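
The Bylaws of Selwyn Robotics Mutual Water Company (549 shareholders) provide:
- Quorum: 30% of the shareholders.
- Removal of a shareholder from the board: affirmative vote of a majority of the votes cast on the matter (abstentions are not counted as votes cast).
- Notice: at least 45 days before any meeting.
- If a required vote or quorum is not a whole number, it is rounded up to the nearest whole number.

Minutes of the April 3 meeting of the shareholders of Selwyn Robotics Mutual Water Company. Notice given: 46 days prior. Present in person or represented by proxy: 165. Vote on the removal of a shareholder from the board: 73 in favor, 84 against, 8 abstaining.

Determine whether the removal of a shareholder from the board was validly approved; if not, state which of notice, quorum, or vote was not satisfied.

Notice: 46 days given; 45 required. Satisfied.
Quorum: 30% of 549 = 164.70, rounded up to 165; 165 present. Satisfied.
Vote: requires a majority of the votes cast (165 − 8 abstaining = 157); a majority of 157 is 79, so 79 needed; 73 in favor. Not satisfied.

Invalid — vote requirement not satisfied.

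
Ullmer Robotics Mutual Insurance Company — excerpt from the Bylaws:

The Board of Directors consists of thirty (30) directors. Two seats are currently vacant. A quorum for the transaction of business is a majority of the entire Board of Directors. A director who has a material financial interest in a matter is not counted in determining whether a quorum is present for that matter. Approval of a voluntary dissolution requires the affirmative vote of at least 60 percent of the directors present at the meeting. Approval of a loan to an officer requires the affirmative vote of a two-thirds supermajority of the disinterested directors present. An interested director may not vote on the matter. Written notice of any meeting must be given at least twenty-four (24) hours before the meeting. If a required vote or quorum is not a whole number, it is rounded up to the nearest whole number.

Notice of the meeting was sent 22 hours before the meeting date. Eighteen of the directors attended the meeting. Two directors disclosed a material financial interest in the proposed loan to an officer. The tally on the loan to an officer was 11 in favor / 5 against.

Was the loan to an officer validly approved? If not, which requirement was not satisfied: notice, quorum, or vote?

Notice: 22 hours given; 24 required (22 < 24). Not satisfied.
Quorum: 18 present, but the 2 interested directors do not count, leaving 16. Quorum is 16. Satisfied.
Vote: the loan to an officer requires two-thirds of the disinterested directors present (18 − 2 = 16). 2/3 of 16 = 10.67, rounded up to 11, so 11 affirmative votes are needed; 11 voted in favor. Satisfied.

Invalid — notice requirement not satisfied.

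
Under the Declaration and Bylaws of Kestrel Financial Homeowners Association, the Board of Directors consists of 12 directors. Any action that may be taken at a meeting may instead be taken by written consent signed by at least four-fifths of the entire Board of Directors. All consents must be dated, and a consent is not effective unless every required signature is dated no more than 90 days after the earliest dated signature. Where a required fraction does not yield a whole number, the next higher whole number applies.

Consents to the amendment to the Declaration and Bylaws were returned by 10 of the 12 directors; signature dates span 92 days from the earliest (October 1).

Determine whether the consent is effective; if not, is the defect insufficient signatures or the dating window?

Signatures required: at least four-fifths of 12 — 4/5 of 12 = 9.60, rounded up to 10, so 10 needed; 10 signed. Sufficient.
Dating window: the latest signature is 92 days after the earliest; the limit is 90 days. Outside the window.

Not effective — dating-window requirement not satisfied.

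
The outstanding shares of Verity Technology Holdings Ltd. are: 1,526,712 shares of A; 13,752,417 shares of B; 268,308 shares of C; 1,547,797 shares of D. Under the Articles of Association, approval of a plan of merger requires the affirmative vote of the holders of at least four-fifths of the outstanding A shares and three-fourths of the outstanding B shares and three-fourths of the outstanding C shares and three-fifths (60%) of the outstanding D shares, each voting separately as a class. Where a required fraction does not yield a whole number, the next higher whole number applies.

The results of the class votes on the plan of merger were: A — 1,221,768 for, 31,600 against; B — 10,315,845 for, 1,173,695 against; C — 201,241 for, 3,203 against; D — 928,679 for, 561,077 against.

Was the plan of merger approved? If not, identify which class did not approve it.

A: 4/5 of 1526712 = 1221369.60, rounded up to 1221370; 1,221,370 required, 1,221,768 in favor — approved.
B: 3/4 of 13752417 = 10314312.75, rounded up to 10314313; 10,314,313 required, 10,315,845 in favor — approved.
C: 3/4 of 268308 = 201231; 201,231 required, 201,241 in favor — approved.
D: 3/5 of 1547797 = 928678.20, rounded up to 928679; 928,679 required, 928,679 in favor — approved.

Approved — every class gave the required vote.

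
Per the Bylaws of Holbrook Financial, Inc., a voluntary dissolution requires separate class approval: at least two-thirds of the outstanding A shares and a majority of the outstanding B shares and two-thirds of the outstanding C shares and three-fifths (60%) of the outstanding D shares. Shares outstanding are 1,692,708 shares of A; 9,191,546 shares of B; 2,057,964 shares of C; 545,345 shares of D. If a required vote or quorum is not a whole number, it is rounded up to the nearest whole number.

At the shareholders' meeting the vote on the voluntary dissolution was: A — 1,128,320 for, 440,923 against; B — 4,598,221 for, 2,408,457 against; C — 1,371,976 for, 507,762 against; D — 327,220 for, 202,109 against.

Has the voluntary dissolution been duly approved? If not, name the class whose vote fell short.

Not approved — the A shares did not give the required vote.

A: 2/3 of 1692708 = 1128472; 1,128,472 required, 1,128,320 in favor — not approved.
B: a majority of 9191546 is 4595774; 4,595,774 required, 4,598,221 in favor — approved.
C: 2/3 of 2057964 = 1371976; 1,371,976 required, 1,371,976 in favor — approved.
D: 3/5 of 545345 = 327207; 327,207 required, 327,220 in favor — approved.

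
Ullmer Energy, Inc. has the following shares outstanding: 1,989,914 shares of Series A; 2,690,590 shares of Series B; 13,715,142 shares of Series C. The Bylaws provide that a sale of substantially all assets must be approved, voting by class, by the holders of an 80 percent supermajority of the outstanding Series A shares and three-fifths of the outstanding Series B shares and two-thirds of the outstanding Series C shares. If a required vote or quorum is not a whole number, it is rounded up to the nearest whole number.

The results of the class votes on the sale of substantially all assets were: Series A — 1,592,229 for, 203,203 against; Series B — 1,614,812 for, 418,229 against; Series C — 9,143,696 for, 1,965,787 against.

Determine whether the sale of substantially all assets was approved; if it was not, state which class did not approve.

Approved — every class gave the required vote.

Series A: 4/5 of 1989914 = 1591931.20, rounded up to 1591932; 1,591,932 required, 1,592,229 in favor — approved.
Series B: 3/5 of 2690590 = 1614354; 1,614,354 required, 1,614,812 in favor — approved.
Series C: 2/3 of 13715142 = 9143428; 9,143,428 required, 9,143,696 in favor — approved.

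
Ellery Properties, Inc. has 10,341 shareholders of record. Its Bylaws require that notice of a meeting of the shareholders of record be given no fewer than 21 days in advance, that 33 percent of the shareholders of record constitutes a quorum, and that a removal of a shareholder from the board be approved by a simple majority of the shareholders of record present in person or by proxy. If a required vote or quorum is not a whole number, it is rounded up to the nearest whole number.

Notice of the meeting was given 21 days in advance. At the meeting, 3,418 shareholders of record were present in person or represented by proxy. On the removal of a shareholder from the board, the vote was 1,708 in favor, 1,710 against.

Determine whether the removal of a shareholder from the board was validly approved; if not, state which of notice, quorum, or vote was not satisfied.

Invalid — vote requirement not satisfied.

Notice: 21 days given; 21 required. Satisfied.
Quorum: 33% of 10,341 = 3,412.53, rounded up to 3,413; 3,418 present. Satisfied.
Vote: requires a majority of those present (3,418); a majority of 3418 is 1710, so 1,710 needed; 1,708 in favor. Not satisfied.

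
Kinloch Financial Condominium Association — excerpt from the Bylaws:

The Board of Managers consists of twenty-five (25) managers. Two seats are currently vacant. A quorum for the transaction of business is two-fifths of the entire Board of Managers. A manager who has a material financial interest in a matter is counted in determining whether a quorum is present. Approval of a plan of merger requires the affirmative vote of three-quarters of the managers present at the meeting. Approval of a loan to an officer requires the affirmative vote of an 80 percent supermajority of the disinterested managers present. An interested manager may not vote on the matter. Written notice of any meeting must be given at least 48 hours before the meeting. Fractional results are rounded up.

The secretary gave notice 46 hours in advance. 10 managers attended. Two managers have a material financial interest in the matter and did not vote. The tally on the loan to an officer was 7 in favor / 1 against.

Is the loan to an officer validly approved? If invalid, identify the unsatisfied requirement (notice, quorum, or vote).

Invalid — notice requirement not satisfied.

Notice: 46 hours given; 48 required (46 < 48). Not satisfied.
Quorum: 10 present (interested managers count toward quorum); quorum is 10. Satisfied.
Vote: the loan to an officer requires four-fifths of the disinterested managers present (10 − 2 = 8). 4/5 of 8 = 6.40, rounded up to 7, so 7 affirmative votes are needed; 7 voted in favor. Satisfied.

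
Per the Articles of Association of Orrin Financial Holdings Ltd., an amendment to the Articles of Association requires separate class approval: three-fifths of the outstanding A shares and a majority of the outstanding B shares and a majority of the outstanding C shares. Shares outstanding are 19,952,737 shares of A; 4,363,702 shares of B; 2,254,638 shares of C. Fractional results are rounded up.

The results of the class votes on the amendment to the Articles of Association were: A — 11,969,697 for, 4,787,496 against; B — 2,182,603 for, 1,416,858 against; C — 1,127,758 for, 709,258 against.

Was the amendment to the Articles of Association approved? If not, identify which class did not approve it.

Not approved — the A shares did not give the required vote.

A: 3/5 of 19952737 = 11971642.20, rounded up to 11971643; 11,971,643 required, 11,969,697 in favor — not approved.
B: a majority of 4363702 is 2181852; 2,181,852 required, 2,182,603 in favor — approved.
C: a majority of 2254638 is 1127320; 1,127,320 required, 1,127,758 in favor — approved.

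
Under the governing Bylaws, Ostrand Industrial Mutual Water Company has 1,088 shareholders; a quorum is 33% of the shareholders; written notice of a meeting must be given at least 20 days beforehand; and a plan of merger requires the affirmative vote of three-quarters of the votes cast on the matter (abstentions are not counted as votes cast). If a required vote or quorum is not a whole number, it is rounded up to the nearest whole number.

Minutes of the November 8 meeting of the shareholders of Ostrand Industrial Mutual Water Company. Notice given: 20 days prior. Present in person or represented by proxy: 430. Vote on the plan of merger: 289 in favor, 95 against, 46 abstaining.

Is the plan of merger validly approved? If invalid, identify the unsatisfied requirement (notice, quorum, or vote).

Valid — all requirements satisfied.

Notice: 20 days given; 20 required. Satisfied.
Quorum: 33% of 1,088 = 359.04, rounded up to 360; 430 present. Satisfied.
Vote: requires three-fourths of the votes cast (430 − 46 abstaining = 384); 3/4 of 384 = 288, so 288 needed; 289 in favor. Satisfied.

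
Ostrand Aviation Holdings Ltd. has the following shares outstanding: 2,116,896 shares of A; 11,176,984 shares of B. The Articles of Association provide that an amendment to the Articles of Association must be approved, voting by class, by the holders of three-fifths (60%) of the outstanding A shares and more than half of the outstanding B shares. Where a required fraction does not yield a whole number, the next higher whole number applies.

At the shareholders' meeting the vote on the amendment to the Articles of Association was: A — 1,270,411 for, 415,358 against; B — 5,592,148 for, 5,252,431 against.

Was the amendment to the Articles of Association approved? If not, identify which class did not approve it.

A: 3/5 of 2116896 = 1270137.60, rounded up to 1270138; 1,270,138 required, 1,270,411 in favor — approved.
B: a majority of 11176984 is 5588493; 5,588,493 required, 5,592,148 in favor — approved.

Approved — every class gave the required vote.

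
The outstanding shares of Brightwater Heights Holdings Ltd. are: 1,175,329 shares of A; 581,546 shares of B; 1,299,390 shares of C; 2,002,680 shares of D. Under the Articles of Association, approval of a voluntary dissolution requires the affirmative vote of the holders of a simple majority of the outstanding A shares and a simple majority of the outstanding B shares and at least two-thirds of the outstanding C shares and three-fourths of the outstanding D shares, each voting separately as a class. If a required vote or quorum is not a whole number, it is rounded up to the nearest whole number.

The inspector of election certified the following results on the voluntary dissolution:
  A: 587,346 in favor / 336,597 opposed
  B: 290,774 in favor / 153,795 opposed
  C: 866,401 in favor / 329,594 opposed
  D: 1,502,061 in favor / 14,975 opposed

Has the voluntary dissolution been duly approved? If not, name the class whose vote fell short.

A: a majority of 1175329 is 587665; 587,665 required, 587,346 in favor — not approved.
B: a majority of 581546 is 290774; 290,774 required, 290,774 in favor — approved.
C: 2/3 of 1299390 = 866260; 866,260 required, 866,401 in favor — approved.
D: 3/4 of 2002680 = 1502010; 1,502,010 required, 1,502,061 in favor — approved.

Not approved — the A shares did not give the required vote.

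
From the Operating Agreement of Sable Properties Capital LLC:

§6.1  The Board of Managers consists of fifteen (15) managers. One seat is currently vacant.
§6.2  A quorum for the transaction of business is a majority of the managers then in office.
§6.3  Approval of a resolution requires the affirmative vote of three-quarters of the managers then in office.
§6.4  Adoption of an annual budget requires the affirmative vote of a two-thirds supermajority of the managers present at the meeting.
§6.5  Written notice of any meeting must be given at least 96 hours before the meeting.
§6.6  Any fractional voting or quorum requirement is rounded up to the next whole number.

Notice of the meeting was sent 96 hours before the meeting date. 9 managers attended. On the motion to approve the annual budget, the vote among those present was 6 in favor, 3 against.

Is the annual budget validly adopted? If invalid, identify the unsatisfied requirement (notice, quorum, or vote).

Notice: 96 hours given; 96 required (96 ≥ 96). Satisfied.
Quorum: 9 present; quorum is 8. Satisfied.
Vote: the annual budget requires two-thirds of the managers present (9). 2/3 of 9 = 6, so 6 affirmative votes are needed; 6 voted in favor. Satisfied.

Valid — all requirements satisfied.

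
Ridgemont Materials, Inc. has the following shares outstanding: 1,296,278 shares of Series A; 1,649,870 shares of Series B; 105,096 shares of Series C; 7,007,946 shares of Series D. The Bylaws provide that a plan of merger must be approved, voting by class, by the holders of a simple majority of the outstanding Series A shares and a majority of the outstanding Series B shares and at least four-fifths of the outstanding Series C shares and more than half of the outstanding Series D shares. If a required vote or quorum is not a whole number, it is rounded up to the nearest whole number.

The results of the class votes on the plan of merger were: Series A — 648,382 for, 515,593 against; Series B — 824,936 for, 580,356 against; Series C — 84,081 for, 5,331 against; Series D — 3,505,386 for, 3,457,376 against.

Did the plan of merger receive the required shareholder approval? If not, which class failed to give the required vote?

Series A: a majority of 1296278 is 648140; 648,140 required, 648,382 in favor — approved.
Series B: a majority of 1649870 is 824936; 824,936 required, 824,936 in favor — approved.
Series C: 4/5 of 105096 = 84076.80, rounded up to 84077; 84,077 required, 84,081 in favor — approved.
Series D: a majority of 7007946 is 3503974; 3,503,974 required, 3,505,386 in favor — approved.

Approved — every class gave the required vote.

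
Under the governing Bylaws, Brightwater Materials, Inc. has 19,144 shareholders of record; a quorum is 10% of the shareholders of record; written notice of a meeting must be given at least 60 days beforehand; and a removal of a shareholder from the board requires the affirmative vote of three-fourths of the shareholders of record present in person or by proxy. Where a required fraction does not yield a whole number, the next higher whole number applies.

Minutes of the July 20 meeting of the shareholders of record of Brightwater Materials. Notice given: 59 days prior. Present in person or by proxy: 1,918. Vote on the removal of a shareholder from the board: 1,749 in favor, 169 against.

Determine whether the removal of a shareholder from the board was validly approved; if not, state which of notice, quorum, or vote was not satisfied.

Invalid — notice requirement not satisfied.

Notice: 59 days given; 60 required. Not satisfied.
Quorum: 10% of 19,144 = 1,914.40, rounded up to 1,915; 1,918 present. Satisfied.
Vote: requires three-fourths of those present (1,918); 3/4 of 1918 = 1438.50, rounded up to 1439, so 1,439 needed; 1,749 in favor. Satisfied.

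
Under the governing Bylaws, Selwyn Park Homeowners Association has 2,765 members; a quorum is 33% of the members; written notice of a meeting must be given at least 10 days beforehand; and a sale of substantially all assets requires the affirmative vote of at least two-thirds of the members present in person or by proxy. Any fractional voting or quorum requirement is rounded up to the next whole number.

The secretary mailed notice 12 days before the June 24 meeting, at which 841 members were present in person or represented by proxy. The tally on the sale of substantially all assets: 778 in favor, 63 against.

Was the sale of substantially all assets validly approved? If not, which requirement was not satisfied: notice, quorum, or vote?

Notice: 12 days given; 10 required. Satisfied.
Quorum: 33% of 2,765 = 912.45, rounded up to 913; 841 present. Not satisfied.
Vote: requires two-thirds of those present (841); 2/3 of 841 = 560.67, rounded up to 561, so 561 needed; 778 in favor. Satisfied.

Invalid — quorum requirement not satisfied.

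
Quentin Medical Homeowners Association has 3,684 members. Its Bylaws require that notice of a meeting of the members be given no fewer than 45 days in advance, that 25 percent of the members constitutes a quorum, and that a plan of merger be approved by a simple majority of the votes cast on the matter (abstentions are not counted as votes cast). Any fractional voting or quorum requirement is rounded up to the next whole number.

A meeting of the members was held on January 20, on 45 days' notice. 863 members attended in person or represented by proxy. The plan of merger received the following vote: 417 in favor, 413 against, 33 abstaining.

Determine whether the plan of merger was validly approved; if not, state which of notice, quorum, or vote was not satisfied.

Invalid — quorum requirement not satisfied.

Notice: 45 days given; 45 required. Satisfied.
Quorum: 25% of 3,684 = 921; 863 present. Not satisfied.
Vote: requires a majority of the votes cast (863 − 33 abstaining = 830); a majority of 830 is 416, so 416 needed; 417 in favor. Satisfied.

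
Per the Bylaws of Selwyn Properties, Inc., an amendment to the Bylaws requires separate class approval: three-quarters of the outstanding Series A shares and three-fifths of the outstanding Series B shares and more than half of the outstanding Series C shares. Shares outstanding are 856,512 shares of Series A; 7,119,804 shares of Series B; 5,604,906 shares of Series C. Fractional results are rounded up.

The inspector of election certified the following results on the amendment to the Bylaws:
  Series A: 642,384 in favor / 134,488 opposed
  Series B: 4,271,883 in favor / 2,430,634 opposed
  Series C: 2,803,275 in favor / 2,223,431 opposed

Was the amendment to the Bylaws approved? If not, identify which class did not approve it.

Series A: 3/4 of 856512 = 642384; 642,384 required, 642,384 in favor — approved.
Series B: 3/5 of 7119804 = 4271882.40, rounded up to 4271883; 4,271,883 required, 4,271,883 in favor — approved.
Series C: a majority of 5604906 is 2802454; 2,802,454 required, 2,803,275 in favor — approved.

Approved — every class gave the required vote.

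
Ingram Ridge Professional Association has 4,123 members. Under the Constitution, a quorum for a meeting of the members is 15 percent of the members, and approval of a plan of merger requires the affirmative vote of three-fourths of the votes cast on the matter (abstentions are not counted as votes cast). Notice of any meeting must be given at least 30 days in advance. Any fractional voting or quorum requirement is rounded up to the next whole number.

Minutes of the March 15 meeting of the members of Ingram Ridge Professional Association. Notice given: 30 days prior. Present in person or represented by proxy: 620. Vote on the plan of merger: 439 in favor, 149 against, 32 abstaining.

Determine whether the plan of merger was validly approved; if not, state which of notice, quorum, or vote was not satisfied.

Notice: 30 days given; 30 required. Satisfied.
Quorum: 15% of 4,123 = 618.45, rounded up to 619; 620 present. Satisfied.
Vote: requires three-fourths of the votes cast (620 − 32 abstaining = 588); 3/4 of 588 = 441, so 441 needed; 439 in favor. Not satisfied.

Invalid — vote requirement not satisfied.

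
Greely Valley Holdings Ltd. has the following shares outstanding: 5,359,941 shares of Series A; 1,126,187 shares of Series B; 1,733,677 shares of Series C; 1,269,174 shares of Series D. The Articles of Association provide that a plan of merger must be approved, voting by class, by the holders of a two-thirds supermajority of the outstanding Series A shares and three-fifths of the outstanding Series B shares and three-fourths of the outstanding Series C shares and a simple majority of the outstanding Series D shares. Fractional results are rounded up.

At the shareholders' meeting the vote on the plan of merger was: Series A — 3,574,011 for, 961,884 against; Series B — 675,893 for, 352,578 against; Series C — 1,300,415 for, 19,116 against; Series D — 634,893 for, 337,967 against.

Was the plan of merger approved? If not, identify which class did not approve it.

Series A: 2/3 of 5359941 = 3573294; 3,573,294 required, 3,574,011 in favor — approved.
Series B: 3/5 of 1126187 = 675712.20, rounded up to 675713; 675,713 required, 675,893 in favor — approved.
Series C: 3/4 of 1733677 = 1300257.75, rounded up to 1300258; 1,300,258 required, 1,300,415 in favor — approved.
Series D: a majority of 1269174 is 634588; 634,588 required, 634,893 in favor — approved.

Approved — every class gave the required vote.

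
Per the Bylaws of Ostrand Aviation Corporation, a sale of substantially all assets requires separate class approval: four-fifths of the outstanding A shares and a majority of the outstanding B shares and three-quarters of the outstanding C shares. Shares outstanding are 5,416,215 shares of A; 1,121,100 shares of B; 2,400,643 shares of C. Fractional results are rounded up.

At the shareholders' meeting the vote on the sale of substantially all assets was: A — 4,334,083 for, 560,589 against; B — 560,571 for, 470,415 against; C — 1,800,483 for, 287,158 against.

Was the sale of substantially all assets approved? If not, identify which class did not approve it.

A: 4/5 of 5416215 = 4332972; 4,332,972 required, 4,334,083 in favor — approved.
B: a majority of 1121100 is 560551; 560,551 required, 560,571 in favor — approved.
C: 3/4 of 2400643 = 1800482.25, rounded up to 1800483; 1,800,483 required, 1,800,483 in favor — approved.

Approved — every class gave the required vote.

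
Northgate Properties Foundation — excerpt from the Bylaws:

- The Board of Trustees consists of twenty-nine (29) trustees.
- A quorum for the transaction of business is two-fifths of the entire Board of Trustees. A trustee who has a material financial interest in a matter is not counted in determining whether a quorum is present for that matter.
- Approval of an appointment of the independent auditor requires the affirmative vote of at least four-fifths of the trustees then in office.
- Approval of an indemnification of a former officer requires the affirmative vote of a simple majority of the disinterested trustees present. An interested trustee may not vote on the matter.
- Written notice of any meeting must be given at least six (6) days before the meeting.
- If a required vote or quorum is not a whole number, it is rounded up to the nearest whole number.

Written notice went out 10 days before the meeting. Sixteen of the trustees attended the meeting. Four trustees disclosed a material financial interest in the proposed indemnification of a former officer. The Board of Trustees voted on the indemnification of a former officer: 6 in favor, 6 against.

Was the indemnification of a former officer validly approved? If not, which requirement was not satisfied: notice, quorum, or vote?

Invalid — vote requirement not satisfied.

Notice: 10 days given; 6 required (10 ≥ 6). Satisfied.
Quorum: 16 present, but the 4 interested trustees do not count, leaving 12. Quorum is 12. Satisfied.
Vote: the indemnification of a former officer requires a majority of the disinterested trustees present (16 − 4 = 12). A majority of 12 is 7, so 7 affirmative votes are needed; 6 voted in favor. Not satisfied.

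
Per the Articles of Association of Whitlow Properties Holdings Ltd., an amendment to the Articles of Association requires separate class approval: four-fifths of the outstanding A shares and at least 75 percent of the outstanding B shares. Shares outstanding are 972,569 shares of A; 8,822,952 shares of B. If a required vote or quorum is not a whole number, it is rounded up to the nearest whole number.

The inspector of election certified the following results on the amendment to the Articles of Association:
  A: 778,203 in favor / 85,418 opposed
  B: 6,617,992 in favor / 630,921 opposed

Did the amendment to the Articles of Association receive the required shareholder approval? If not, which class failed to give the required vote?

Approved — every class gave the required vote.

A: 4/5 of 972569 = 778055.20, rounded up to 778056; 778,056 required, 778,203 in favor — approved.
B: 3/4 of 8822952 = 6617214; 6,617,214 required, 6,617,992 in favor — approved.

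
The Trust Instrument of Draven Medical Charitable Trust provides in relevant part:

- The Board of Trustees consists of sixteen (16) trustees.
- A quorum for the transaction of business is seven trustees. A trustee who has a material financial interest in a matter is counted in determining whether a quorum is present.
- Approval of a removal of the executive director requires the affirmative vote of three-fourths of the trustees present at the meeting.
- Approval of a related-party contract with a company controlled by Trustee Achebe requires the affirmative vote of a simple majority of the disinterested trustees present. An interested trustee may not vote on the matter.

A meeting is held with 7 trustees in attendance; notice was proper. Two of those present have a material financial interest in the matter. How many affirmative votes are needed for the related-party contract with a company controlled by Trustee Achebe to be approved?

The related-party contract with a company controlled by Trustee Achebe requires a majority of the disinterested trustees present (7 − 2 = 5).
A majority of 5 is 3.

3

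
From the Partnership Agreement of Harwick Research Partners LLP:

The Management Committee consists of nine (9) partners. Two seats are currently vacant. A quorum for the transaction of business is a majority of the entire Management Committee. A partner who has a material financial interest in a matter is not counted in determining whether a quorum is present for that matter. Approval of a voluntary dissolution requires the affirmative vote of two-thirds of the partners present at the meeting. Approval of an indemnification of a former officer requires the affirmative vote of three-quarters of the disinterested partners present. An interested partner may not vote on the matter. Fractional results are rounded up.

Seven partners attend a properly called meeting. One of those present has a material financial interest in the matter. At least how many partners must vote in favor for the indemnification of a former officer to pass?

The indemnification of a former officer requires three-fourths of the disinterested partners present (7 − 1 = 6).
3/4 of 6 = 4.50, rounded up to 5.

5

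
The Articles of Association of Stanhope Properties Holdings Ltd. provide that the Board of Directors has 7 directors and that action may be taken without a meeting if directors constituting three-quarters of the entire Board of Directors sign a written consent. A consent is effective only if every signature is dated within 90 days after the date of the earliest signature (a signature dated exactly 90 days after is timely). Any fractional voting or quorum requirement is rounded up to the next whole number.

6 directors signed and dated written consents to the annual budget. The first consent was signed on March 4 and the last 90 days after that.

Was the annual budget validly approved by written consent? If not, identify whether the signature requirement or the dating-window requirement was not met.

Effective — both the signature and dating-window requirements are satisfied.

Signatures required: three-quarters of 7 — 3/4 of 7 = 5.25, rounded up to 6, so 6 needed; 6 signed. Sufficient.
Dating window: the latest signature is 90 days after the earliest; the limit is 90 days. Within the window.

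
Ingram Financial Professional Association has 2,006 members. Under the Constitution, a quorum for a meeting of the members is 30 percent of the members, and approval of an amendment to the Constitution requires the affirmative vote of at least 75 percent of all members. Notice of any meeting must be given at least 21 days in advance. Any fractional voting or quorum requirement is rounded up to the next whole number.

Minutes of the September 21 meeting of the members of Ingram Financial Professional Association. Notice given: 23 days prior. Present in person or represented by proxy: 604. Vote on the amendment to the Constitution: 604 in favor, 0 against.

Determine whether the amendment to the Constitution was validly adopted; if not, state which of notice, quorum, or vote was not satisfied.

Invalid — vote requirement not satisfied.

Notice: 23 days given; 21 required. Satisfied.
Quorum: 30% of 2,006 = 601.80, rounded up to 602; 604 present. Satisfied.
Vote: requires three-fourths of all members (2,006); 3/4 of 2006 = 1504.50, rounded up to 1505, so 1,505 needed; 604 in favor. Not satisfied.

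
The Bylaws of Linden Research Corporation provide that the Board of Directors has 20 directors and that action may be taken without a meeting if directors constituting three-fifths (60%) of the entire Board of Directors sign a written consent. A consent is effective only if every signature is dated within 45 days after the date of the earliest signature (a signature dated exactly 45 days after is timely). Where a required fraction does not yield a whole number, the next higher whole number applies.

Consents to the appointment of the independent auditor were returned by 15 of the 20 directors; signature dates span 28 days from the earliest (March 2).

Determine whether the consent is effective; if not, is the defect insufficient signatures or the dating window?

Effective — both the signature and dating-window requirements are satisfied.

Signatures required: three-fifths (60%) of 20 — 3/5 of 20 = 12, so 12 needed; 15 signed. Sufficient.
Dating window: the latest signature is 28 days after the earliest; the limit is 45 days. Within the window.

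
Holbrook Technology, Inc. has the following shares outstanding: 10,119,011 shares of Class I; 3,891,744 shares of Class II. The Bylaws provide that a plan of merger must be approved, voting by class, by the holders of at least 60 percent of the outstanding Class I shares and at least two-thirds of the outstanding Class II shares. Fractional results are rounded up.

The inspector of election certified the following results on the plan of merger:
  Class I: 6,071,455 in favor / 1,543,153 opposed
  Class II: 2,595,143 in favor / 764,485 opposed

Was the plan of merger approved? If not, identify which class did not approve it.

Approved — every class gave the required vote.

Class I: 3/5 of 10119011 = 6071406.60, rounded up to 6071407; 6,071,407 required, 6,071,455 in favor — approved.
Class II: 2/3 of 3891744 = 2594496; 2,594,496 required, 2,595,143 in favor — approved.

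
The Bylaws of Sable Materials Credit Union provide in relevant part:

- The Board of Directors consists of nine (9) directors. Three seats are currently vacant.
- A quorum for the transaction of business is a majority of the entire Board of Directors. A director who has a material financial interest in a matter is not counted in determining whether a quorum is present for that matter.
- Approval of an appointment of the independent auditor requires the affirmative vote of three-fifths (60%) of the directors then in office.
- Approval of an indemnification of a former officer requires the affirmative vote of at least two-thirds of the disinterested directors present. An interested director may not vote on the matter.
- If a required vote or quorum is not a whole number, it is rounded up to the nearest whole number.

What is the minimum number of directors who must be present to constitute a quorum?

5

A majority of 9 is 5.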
━━━
#### [Problem to work on]
Show the lines above that have the word "dates".

#### [Result of the exercise]
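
Consents to the amendment to the Declaration and Bylaws were returned by 10 of the 12 directors; signature dates span 92 days from the earliest (October 1).
Consents to the appointment of the independent auditor were returned by 15 of the 20 directors; signature dates span 28 days from the earliest (March 2).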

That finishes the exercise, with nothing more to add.